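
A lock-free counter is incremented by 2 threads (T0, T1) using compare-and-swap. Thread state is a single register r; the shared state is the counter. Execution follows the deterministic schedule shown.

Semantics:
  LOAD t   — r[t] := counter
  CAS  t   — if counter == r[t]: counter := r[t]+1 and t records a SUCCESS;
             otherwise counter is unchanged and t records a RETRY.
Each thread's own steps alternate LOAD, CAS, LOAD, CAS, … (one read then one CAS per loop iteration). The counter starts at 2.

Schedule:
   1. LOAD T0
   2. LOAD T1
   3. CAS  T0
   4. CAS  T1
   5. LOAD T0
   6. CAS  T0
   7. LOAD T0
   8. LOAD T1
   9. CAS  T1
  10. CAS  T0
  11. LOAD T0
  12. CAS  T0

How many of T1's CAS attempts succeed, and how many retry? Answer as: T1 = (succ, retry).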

* * *

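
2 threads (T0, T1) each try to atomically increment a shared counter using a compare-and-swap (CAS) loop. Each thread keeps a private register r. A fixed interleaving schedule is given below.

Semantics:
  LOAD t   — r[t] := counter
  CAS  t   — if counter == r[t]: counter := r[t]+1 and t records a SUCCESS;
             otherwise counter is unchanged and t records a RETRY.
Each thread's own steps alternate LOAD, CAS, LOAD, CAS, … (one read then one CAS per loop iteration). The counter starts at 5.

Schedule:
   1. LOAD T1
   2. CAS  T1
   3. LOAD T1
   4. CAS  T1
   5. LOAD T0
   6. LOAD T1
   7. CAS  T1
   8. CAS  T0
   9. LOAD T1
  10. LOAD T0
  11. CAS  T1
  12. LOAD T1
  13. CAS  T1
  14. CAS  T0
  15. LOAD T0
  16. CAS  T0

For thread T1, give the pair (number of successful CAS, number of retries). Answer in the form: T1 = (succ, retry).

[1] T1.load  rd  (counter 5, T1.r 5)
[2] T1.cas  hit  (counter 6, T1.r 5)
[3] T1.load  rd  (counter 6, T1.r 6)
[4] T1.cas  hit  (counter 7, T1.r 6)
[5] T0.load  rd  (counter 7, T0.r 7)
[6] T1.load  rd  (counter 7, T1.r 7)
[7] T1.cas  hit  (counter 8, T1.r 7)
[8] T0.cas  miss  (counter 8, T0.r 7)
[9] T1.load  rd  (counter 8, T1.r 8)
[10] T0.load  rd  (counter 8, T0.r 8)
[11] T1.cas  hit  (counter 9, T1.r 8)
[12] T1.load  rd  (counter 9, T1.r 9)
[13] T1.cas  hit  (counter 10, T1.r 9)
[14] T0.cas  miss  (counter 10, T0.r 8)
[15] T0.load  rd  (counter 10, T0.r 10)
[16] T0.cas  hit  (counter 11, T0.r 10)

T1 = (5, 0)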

__Work required__:
A copy of each line above that holds the word "steps" is the expected answer.

__Your response__:
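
Each thread's own steps alternate LOAD, CAS, LOAD, CAS, … (one read then one CAS per loop iteration). The counter starts at 2.
Each thread's own steps alternate LOAD, CAS, LOAD, CAS, … (one read then one CAS per loop iteration). The counter starts at 5.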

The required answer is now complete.